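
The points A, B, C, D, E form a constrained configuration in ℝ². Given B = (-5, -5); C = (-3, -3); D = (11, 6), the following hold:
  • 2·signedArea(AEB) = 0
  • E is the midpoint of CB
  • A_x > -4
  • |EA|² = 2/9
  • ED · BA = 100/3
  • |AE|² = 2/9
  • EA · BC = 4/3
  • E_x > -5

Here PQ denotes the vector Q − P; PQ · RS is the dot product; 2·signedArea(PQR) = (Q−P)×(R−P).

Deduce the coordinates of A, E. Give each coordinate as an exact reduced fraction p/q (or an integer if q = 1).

A = (-11/3, -11/3)
E = (-4, -4)

1. E_x = -4  [E is the midpoint of CB]
2. E_y = -4  [E is the midpoint of CB]
   → E = (-4, -4)
3. A_x = -11/3  [2·signedArea(AEB) = 0 ∩ EA · BC = 4/3]
4. A_y = -11/3  [2·signedArea(AEB) = 0 ∩ EA · BC = 4/3]
   → A = (-11/3, -11/3)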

——

DIRECTIONS:
Word for word, set down all of the records above.

REPLY TO THE EXERCISE:
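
The points A, B, C, D, E form a constrained configuration in ℝ². Given B = (-5, -5); C = (-3, -3); D = (11, 6), the following hold:
  • 2·signedArea(AEB) = 0
  • E is the midpoint of CB
  • A_x > -4
  • |EA|² = 2/9
  • ED · BA = 100/3
  • |AE|² = 2/9
  • EA · BC = 4/3
  • E_x > -5

Here PQ denotes the vector Q − P; PQ · RS is the dot product; 2·signedArea(PQR) = (Q−P)×(R−P).

Deduce the coordinates of A, E. Give each coordinate as an exact reduced fraction p/q (or an integer if q = 1).

A = (-11/3, -11/3)
E = (-4, -4)

1. E_x = -4  [E is the midpoint of CB]
2. E_y = -4  [E is the midpoint of CB]
   → E = (-4, -4)
3. A_x = -11/3  [2·signedArea(AEB) = 0 ∩ EA · BC = 4/3]
4. A_y = -11/3  [2·signedArea(AEB) = 0 ∩ EA · BC = 4/3]
   → A = (-11/3, -11/3)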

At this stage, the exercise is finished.